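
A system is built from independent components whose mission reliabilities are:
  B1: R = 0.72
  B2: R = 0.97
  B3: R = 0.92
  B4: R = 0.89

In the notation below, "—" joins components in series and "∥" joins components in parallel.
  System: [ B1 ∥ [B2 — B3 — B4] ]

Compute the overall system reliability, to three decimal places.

0.942

Series (B2, B3, and B4): 0.97000 × 0.92000 × 0.89000 = 0.79424
Parallel (B1 and [0.79424]): 1 − (1 − 0.72000)(1 − 0.79424) = 0.942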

···

_WHAT IS NEEDED:_ In the answer, every line above should be retyped exactly.

_EXERCISE RESPONSE:_
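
A system is built from independent components whose mission reliabilities are:
  B1: R = 0.72
  B2: R = 0.97
  B3: R = 0.92
  B4: R = 0.89

In the notation below, "—" joins components in series and "∥" joins components in parallel.
  System: [ B1 ∥ [B2 — B3 — B4] ]

Compute the overall system reliability, to three decimal places.

0.942

Series (B2, B3, and B4): 0.97000 × 0.92000 × 0.89000 = 0.79424
Parallel (B1 and [0.79424]): 1 − (1 − 0.72000)(1 − 0.79424) = 0.942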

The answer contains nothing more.